● What is expected
Here the job is to restate every entry word for word.

● Exercise input
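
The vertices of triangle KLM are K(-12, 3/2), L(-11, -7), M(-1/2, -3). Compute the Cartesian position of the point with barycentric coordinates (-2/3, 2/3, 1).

N = (-2/3)·K + (2/3)·L + 1·M.
x-coordinate: (-2/3)·(-12) + (2/3)·(-11) + 1·(-1/2) = 1/6.
y-coordinate: (-2/3)·(3/2) + (2/3)·(-7) + 1·(-3) = -26/3.

(1/6, -26/3)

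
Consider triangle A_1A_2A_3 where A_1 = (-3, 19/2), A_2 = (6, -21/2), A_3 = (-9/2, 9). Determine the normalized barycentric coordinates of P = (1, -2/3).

Signed area of the reference triangle: [A_1A_2A_3] = ½·((-3)·(-21/2−9) + 6·(9−(19/2)) + (-9/2)·(19/2−(-21/2))) = ½·(117/2 − 3 − 90) = -69/4.
[PA_2A_3] = ½·(1·(-21/2−9) + 6·(9−(-2/3)) + (-9/2)·(-2/3−(-21/2))) = ½·(-39/2 + 58 − 177/4) = -23/8, so the A_1-coordinate is (-23/8)/(-69/4) = 1/6.
[A_1PA_3] = ½·((-3)·(-2/3−9) + 1·(9−(19/2)) + (-9/2)·(19/2−(-2/3))) = ½·(29 − 1/2 − 183/4) = -69/8, so the A_2-coordinate is 1/2.
[A_1A_2P] = ½·((-3)·(-21/2−(-2/3)) + 6·(-2/3−(19/2)) + 1·(19/2−(-21/2))) = ½·(59/2 − 61 + 20) = -23/4, so the A_3-coordinate is 1/3.

(1/6, 1/2, 1/3)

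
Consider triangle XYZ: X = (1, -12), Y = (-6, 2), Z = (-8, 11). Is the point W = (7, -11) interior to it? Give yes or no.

Barycentric coordinates of W: (13/5, -21/5, 13/5).
The three coordinates are positive, negative, positive; a point is interior exactly when all three are positive.

no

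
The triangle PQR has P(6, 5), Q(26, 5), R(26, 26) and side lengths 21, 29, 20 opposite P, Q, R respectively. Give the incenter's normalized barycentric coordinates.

The incenter has barycentric coordinates proportional to the opposite side lengths: (21 : 29 : 20).
Normalizing by 21+29+20 = 70 gives (3/10, 29/70, 2/7).

(3/10, 29/70, 2/7)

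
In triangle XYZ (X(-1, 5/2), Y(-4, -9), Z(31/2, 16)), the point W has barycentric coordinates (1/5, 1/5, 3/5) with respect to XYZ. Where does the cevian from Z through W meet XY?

Line ZW meets XY where the Z-coordinate vanishes; zeroing W's Z-weight and renormalizing leaves X, Y-weights 1/5 : 1/5 → (1/2, 1/2).
So V = (1/2)·X + (1/2)·Y = (-5/2, -13/4).

(-5/2, -13/4)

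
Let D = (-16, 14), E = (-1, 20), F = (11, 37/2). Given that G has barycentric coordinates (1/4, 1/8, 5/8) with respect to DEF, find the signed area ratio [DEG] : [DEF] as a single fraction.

5/8

The signed ratio [DEG]/[DEF] equals the barycentric coordinate of G at vertex F, which is 5/8.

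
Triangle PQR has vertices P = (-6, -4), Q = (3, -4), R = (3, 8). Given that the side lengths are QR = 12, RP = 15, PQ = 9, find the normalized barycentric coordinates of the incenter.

The incenter has barycentric coordinates proportional to the opposite side lengths: (12 : 15 : 9).
Normalizing by 12+15+9 = 36 gives (1/3, 5/12, 1/4).

(1/3, 5/12, 1/4)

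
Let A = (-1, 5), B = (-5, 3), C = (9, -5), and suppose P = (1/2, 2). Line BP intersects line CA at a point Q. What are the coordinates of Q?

Barycentric coordinates of P with respect to ABC: (1/2, 1/4, 1/4).
On side CA the B-coordinate is zero; dropping P's B-weight 1/4 and renormalizing the remaining 1/4 : 1/2 gives weights 1/3, 2/3 on C, A.
Q = (1/3)·(9, -5) + (2/3)·(-1, 5) = (7/3, 5/3).

(7/3, 5/3)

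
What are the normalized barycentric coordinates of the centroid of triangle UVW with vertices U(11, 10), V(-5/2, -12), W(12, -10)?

The centroid is the average of the vertices, so each weight is 1/3.

(1/3, 1/3, 1/3)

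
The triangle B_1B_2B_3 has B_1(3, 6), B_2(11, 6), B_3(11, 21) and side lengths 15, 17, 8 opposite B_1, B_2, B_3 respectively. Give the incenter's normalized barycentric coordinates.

(3/8, 17/40, 1/5)

The incenter has barycentric coordinates proportional to the opposite side lengths: (15 : 17 : 8).
Normalizing by 15+17+8 = 40 gives (3/8, 17/40, 1/5).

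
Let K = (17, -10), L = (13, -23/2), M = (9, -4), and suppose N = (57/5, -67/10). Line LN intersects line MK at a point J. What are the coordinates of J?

(11, -11/2)

Barycentric coordinates of N with respect to KLM: (1/5, 1/5, 3/5).
On side MK the L-coordinate is zero; dropping N's L-weight 1/5 and renormalizing the remaining 3/5 : 1/5 gives weights 3/4, 1/4 on M, K.
J = (3/4)·(9, -4) + (1/4)·(17, -10) = (11, -11/2).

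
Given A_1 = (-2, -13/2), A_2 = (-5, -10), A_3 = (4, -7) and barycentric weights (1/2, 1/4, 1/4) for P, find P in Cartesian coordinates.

(-5/4, -15/2)

P = (1/2)·A_1 + (1/4)·A_2 + (1/4)·A_3.
x-coordinate: (1/2)·(-2) + (1/4)·(-5) + (1/4)·4 = -5/4.
y-coordinate: (1/2)·(-13/2) + (1/4)·(-10) + (1/4)·(-7) = -15/2.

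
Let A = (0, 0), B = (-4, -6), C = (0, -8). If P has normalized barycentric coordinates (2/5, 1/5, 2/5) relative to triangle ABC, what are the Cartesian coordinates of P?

P = (2/5)·A + (1/5)·B + (2/5)·C.
x-coordinate: (2/5)·0 + (1/5)·(-4) + (2/5)·0 = -4/5.
y-coordinate: (2/5)·0 + (1/5)·(-6) + (2/5)·(-8) = -22/5.

(-4/5, -22/5)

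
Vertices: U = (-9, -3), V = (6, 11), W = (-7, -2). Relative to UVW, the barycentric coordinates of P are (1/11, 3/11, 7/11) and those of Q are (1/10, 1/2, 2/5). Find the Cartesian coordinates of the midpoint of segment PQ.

(-477/220, 161/55)

Barycentric coordinates of the midpoint are the average: (21/220, 17/44, 57/110).
Converting: (21/220)·U + (17/44)·V + (57/110)·W = (-477/220, 161/55).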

● Expected answer
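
The vertices of triangle KLM are K(-12, 3/2), L(-11, -7), M(-1/2, -3). Compute the Cartesian position of the point with barycentric coordinates (-2/3, 2/3, 1).

N = (-2/3)·K + (2/3)·L + 1·M.
x-coordinate: (-2/3)·(-12) + (2/3)·(-11) + 1·(-1/2) = 1/6.
y-coordinate: (-2/3)·(3/2) + (2/3)·(-7) + 1·(-3) = -26/3.

(1/6, -26/3)

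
Consider triangle A_1A_2A_3 where A_1 = (-3, 19/2), A_2 = (6, -21/2), A_3 = (-9/2, 9). Determine the normalized barycentric coordinates of P = (1, -2/3).

Signed area of the reference triangle: [A_1A_2A_3] = ½·((-3)·(-21/2−9) + 6·(9−(19/2)) + (-9/2)·(19/2−(-21/2))) = ½·(117/2 − 3 − 90) = -69/4.
[PA_2A_3] = ½·(1·(-21/2−9) + 6·(9−(-2/3)) + (-9/2)·(-2/3−(-21/2))) = ½·(-39/2 + 58 − 177/4) = -23/8, so the A_1-coordinate is (-23/8)/(-69/4) = 1/6.
[A_1PA_3] = ½·((-3)·(-2/3−9) + 1·(9−(19/2)) + (-9/2)·(19/2−(-2/3))) = ½·(29 − 1/2 − 183/4) = -69/8, so the A_2-coordinate is 1/2.
[A_1A_2P] = ½·((-3)·(-21/2−(-2/3)) + 6·(-2/3−(19/2)) + 1·(19/2−(-21/2))) = ½·(59/2 − 61 + 20) = -23/4, so the A_3-coordinate is 1/3.

(1/6, 1/2, 1/3)

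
Consider triangle XYZ: X = (1, -12), Y = (-6, 2), Z = (-8, 11). Is the point W = (7, -11) interior to it? Give yes or no.

Barycentric coordinates of W: (13/5, -21/5, 13/5).
The three coordinates are positive, negative, positive; a point is interior exactly when all three are positive.

no

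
The triangle PQR has P(6, 5), Q(26, 5), R(26, 26) and side lengths 21, 29, 20 opposite P, Q, R respectively. Give the incenter's normalized barycentric coordinates.

The incenter has barycentric coordinates proportional to the opposite side lengths: (21 : 29 : 20).
Normalizing by 21+29+20 = 70 gives (3/10, 29/70, 2/7).

(3/10, 29/70, 2/7)

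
In triangle XYZ (X(-1, 5/2), Y(-4, -9), Z(31/2, 16)), the point W has barycentric coordinates (1/5, 1/5, 3/5) with respect to XYZ. Where does the cevian from Z through W meet XY?

Line ZW meets XY where the Z-coordinate vanishes; zeroing W's Z-weight and renormalizing leaves X, Y-weights 1/5 : 1/5 → (1/2, 1/2).
So V = (1/2)·X + (1/2)·Y = (-5/2, -13/4).

(-5/2, -13/4)

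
Let D = (-16, 14), E = (-1, 20), F = (11, 37/2). Given that G has barycentric coordinates (1/4, 1/8, 5/8) with respect to DEF, find the signed area ratio [DEG] : [DEF] as a single fraction.

5/8

The signed ratio [DEG]/[DEF] equals the barycentric coordinate of G at vertex F, which is 5/8.

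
Triangle PQR has vertices P = (-6, -4), Q = (3, -4), R = (3, 8). Given that the side lengths are QR = 12, RP = 15, PQ = 9, find the normalized barycentric coordinates of the incenter.

The incenter has barycentric coordinates proportional to the opposite side lengths: (12 : 15 : 9).
Normalizing by 12+15+9 = 36 gives (1/3, 5/12, 1/4).

(1/3, 5/12, 1/4)

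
Let A = (-1, 5), B = (-5, 3), C = (9, -5), and suppose P = (1/2, 2). Line BP intersects line CA at a point Q. What are the coordinates of Q?

Barycentric coordinates of P with respect to ABC: (1/2, 1/4, 1/4).
On side CA the B-coordinate is zero; dropping P's B-weight 1/4 and renormalizing the remaining 1/4 : 1/2 gives weights 1/3, 2/3 on C, A.
Q = (1/3)·(9, -5) + (2/3)·(-1, 5) = (7/3, 5/3).

(7/3, 5/3)

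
What are the normalized barycentric coordinates of the centroid of triangle UVW with vertices U(11, 10), V(-5/2, -12), W(12, -10)?

The centroid is the average of the vertices, so each weight is 1/3.

(1/3, 1/3, 1/3)

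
The triangle B_1B_2B_3 has B_1(3, 6), B_2(11, 6), B_3(11, 21) and side lengths 15, 17, 8 opposite B_1, B_2, B_3 respectively. Give the incenter's normalized barycentric coordinates.

(3/8, 17/40, 1/5)

The incenter has barycentric coordinates proportional to the opposite side lengths: (15 : 17 : 8).
Normalizing by 15+17+8 = 40 gives (3/8, 17/40, 1/5).

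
Let K = (17, -10), L = (13, -23/2), M = (9, -4), and suppose N = (57/5, -67/10). Line LN intersects line MK at a point J. What are the coordinates of J?

(11, -11/2)

Barycentric coordinates of N with respect to KLM: (1/5, 1/5, 3/5).
On side MK the L-coordinate is zero; dropping N's L-weight 1/5 and renormalizing the remaining 3/5 : 1/5 gives weights 3/4, 1/4 on M, K.
J = (3/4)·(9, -4) + (1/4)·(17, -10) = (11, -11/2).

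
Given A_1 = (-2, -13/2), A_2 = (-5, -10), A_3 = (4, -7) and barycentric weights (1/2, 1/4, 1/4) for P, find P in Cartesian coordinates.

(-5/4, -15/2)

P = (1/2)·A_1 + (1/4)·A_2 + (1/4)·A_3.
x-coordinate: (1/2)·(-2) + (1/4)·(-5) + (1/4)·4 = -5/4.
y-coordinate: (1/2)·(-13/2) + (1/4)·(-10) + (1/4)·(-7) = -15/2.

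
Let A = (0, 0), B = (-4, -6), C = (0, -8). If P has normalized barycentric coordinates (2/5, 1/5, 2/5) relative to triangle ABC, what are the Cartesian coordinates of P?

P = (2/5)·A + (1/5)·B + (2/5)·C.
x-coordinate: (2/5)·0 + (1/5)·(-4) + (2/5)·0 = -4/5.
y-coordinate: (2/5)·0 + (1/5)·(-6) + (2/5)·(-8) = -22/5.

(-4/5, -22/5)

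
Vertices: U = (-9, -3), V = (6, 11), W = (-7, -2). Relative to UVW, the barycentric coordinates of P are (1/11, 3/11, 7/11) and those of Q are (1/10, 1/2, 2/5). Find the Cartesian coordinates of the midpoint of segment PQ.

(-477/220, 161/55)

Barycentric coordinates of the midpoint are the average: (21/220, 17/44, 57/110).
Converting: (21/220)·U + (17/44)·V + (57/110)·W = (-477/220, 161/55).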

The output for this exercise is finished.